| Task brief |
Using the data that follows, return exactly the lines from the one that contains "z = 1 at angle 68°." through the one that contains "Verify triangle inequality: |z1+z2|", ends included.
• • • •
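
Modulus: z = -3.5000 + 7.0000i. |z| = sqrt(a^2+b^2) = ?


|z| = sqrt((-3.5)^2 + 7^2) = sqrt(12.25 + 49) = sqrt(61.25) = 7.8262

|z| = 7.8262


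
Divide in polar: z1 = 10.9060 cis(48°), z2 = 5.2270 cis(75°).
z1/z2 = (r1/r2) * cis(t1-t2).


r = 10.9060 / 5.2270 = 2.0865
theta = 48° - 75° = -27° = 333° (mod 360)

2.0865 cis(333°)


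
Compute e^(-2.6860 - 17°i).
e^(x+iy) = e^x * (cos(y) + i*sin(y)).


e^-2.6860 = 0.0682
cos(-17°) = 0.9563
sin(-17°) = -0.2924
Real = 0.0682*0.9563 = 0.0652
Imag = 0.0682*(-0.2924) = -0.0199

0.0652 - 0.0199i


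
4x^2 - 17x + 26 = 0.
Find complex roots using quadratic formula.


disc = (-17)^2 - 4*4*26 = 289 - 416 = -127
sqrt(|disc|) = sqrt(127) = 11.2694
Real part = 17/(2*4) = 2.1250
Imag part = 11.2694/(2*4) = 1.4087

2.1250 ± 1.4087i


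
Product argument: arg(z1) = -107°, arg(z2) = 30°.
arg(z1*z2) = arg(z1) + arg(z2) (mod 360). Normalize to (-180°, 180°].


arg(z1*z2) = -107° + 30° = -77°
Normalized to (-180°, 180°]: -77°

-77°


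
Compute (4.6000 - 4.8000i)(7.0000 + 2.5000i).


Real = 4.6*7 - (-4.8)*2.5 = 32.2 - (-12) = 44.2
Imag = 4.6*2.5 + 7*(-4.8) = 11.5 - (33.6) = -22.1

44.2000 - 22.1000i


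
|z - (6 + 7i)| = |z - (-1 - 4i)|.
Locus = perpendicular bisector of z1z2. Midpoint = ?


Equal distances means the locus is the perpendicular bisector of z1 and z2.
Midpoint = ((6+(-1))/2, (7+(-4))/2) = (2.5000, 1.5000)

Perpendicular bisector through (2.5000, 1.5000)


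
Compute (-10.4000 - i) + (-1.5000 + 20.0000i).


Real: -10.4 - 1.5 = -11.9
Imag: -1 + 20 = 19

-11.9000 + 19.0000i


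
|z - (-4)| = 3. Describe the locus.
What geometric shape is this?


|z - z0| = r is a circle with center z0 and radius r.
Center = (-4, 0), radius = 3

Circle with center (-4, 0) and radius 3


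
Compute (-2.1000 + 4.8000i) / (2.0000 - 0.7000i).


Conjugate of z2 = 2.0000 + 0.7000i
Numerator: (-2.1000 + 4.8000i)(2.0000 + 0.7000i) = -7.5600 + 8.1300i
Denominator: 2^2 + (-0.7)^2 = 4.49
Result = (-7.5600 + 8.1300i)/4.49

-1.6837 + 1.8107i


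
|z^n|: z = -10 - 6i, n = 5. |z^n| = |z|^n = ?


|z| = sqrt(100+36) = sqrt(136) = 11.6619
|z^5| = |z|^5 = (sqrt(136))^5 = 136^2 * sqrt(136) = 18496*sqrt(136)

|z^5| = 18496*sqrt(136) ≈ 215698.5725


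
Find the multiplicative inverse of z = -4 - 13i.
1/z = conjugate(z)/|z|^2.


|z|^2 = 16+169 = 185
1/z = (-4 + 13i)/185

1/z = -0.0216 + 0.0703i


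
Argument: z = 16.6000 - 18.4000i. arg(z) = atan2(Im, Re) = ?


Re = 16.6, Im = -18.4
arg = atan2(-18.4, 16.6) = -47.9440 degrees

arg(z) = -47.9440 degrees


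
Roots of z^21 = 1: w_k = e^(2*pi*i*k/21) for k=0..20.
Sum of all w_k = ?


The sum of all 21th roots of unity is 0.
Geometric series: (1 - w^21)/(1 - w) = (1-1)/(1-w) = 0 since w^21 = 1, w ≠ 1.
Alternatively: coefficient of z^20 in z^21 - 1 is 0.

0


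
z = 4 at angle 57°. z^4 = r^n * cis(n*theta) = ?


r^4 = 4^4 = 256
n*theta = 4*57° = 228° = 228° (mod 360)
a = 256*cos(228°) = -171.2974
b = 256*sin(228°) = -190.2451

256 cis(228°) = -171.2974 - 190.2451i


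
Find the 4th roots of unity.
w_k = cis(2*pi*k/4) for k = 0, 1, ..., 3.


The 4th roots of unity are cis(360k/4°) for k=0..3
Angle step = 360/4 = 90°
Primitive root: cis(90°)
Primitive root = 0 + 1.0000i

4 roots at angles: 0°, 90°, 180°, 270°


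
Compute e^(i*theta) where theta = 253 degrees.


cos(253°) = -0.2924
sin(253°) = -0.9563

e^(i*253°) = -0.2924 - 0.9563i


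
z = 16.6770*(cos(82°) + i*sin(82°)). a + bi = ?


a = 16.6770*cos(82°) = 16.6770*0.139173 = 2.3210
b = 16.6770*sin(82°) = 16.6770*0.99027 = 16.5147

2.3210 + 16.5147i


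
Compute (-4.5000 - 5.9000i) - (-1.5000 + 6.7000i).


Real: -4.5 + 1.5 = -3
Imag: -5.9 - 6.7 = -12.6

-3.0000 - 12.6000i


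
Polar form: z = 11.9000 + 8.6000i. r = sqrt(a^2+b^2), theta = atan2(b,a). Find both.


r = sqrt(141.61+73.96) = sqrt(215.57) = 14.6823
theta = atan2(8.6, 11.9) = 35.8552 degrees

r = 14.6823, theta = 35.8552 degrees


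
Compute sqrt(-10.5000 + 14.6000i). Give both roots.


|z| = sqrt(110.25+213.16) = 17.9836
sqrt((|z|+a)/2) = sqrt((17.9836+(-10.5))/2) = sqrt(3.7418) = 1.9344
sqrt((|z|-a)/2) = sqrt((17.9836-(-10.5))/2) = sqrt(14.2418) = 3.7738

±(1.9344 + 3.7738i) i.e. 1.9344 + 3.7738i and -1.9344 - 3.7738i


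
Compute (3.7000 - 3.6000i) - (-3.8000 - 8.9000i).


Real: 3.7 + 3.8 = 7.5
Imag: -3.6 + 8.9 = 5.3

7.5000 + 5.3000i


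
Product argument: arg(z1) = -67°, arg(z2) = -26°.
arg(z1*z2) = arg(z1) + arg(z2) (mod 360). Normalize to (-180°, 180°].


arg(z1*z2) = -67° - 26° = -93°
Normalized to (-180°, 180°]: -93°

-93°


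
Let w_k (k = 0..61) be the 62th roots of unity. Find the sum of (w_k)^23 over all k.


The roots are w_k = w^k with w = e^(2*pi*i/62), and (w^k)^23 = (w^23)^k.
So S = 1 + u + u^2 + ... + u^(61) with u = w^23.
23 = 0*62 + 23, so 23 is not a multiple of 62: u = w^23 ≠ 1 (w is a primitive 62th root), while u^62 = (w^62)^23 = 1.
Geometric series: S = (1 - u^62)/(1 - u) = (1 - 1)/(1 - u) = 0

S = 0


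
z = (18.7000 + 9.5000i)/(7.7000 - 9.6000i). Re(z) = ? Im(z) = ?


Multiply by conjugate: (18.7000 + 9.5000i)(7.7000 + 9.6000i) / (7.7^2 + (-9.6)^2)
Numerator real = 18.7*7.7 + 9.5*(-9.6) = 52.79
Numerator imag = 9.5*7.7 - 18.7*(-9.6) = 252.67
Denominator = 151.45
Re(z) = 52.79/151.45 = 0.3486
Im(z) = 252.67/151.45 = 1.6683

Re(z) = 0.3486, Im(z) = 1.6683


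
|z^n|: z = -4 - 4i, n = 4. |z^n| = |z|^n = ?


|z| = sqrt(16+16) = sqrt(32) = 5.6569
|z^4| = |z|^4 = (sqrt(32))^4 = 32^2 = 1024

|z^4| = 1024


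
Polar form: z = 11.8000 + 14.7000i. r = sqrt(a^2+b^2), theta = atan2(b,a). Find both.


r = sqrt(139.24+216.09) = sqrt(355.33) = 18.8502
theta = atan2(14.7, 11.8) = 51.2453 degrees

r = 18.8502, theta = 51.2453 degrees


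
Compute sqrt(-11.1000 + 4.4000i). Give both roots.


|z| = sqrt(123.21+19.36) = 11.9403
sqrt((|z|+a)/2) = sqrt((11.9403+(-11.1))/2) = sqrt(0.4201) = 0.6482
sqrt((|z|-a)/2) = sqrt((11.9403-(-11.1))/2) = sqrt(11.5201) = 3.3941

±(0.6482 + 3.3941i) i.e. 0.6482 + 3.3941i and -0.6482 - 3.3941i


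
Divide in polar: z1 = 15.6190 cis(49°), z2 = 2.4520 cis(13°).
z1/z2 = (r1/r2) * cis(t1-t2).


r = 15.6190 / 2.4520 = 6.3699
theta = 49° - 13° = 36° = 36° (mod 360)

6.3699 cis(36°)


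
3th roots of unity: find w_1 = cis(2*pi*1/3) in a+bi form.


Angle = 360*1/3 = 120°
a = cos(120°) = -0.5000
b = sin(120°) = 0.8660

-0.5000 + 0.8660i


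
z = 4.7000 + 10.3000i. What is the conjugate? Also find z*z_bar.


z_bar = 4.7000 - 10.3000i
z*z_bar = 4.7^2 + 10.3^2 = 22.09 + 106.09 = 128.18

z_bar = 4.7000 - 10.3000i, z*z_bar = 128.18


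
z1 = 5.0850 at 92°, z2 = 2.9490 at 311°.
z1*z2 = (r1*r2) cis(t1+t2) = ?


r = 5.0850 * 2.9490 = 14.9957
theta = 92° + 311° = 403° = 43° (mod 360)

14.9957 cis(43°)


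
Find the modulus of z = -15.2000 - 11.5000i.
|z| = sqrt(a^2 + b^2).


|z| = sqrt((-15.2)^2 + (-11.5)^2) = sqrt(231.04 + 132.25) = sqrt(363.29) = 19.0602

|z| = 19.0602


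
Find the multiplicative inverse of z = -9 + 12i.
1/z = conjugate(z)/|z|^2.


|z|^2 = 81+144 = 225
1/z = (-9 - 12i)/225

1/z = -0.0400 - 0.0533i


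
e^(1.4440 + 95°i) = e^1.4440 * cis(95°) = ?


e^1.4440 = 4.2376
cos(95°) = -0.08716
sin(95°) = 0.9962
Real = 4.2376*(-0.08716) = -0.3693
Imag = 4.2376*0.9962 = 4.2215

-0.3693 + 4.2215i


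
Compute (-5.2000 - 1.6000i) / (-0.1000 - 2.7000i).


Conjugate of z2 = -0.1000 + 2.7000i
Numerator: (-5.2000 - 1.6000i)(-0.1000 + 2.7000i) = 4.8400 - 13.8800i
Denominator: (-0.1)^2 + (-2.7)^2 = 7.3
Result = (4.8400 - 13.8800i)/7.3

0.6630 - 1.9014i


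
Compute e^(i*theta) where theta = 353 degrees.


cos(353°) = 0.9925
sin(353°) = -0.1219

e^(i*353°) = 0.9925 - 0.1219i


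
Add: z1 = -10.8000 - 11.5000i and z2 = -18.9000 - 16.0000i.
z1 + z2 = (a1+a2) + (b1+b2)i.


Real: -10.8 - 18.9 = -29.7
Imag: -11.5 - 16 = -27.5

-29.7000 - 27.5000i


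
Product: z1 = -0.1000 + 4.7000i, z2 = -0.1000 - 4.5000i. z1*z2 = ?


Real = -0.1*(-0.1) - 4.7*(-4.5) = 0.01 - (-21.15) = 21.16
Imag = -0.1*(-4.5) - (0.1)*4.7 = 0.45 - (0.47) = -0.02

21.1600 - 0.0200i


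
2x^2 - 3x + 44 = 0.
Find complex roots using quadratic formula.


disc = (-3)^2 - 4*2*44 = 9 - 352 = -343
sqrt(|disc|) = sqrt(343) = 18.5203
Real part = 3/(2*2) = 0.7500
Imag part = 18.5203/(2*2) = 4.6301

0.7500 ± 4.6301i


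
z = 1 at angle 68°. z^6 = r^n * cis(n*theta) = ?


r^6 = 1^6 = 1
n*theta = 6*68° = 408° = 48° (mod 360)
a = 1*cos(48°) = 0.6691
b = 1*sin(48°) = 0.7431

1 cis(48°) = 0.6691 + 0.7431i


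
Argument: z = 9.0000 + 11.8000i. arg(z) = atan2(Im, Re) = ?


Re = 9, Im = 11.8
arg = atan2(11.8, 9) = 52.6668 degrees

arg(z) = 52.6668 degrees


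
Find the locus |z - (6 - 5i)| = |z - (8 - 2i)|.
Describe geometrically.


Equal distances means the locus is the perpendicular bisector of z1 and z2.
Midpoint = ((6+8)/2, (-5+(-2))/2) = (7.0000, -3.5000)

Perpendicular bisector through (7.0000, -3.5000)


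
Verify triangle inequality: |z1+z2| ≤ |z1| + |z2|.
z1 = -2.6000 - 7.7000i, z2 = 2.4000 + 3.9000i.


|z1| = sqrt((-2.6)^2 + (-7.7)^2) = sqrt(66.05) = 8.1271
|z2| = sqrt(2.4^2 + 3.9^2) = sqrt(20.97) = 4.5793
z1+z2 = -0.2000 - 3.8000i
|z1+z2| = sqrt(14.48) = 3.8053
|z1|+|z2| = 8.1271 + 4.5793 = 12.7064

|z1+z2| = 3.8053 ≤ |z1|+|z2| = 12.7064 (verified)


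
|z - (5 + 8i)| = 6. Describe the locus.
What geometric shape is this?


|z - z0| = r is a circle with center z0 and radius r.
Center = (5, 8), radius = 6

Circle with center (5, 8) and radius 6


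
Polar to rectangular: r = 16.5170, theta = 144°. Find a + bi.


a = 16.5170*cos(144°) = 16.5170*(-0.809017) = -13.3625
b = 16.5170*sin(144°) = 16.5170*0.587785 = 9.7084

-13.3625 + 9.7084i


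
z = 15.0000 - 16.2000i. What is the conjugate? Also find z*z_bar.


z_bar = 15.0000 + 16.2000i
z*z_bar = 15^2 + (-16.2)^2 = 225 + 262.44 = 487.44

z_bar = 15.0000 + 16.2000i, z*z_bar = 487.44


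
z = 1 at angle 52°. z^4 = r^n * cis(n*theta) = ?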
• • • •
| Answer space |
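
z = 1 at angle 68°. z^6 = r^n * cis(n*theta) = ?


r^6 = 1^6 = 1
n*theta = 6*68° = 408° = 48° (mod 360)
a = 1*cos(48°) = 0.6691
b = 1*sin(48°) = 0.7431

1 cis(48°) = 0.6691 + 0.7431i


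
Argument: z = 9.0000 + 11.8000i. arg(z) = atan2(Im, Re) = ?


Re = 9, Im = 11.8
arg = atan2(11.8, 9) = 52.6668 degrees

arg(z) = 52.6668 degrees


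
Find the locus |z - (6 - 5i)| = |z - (8 - 2i)|.
Describe geometrically.


Equal distances means the locus is the perpendicular bisector of z1 and z2.
Midpoint = ((6+8)/2, (-5+(-2))/2) = (7.0000, -3.5000)

Perpendicular bisector through (7.0000, -3.5000)


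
Verify triangle inequality: |z1+z2| ≤ |z1| + |z2|.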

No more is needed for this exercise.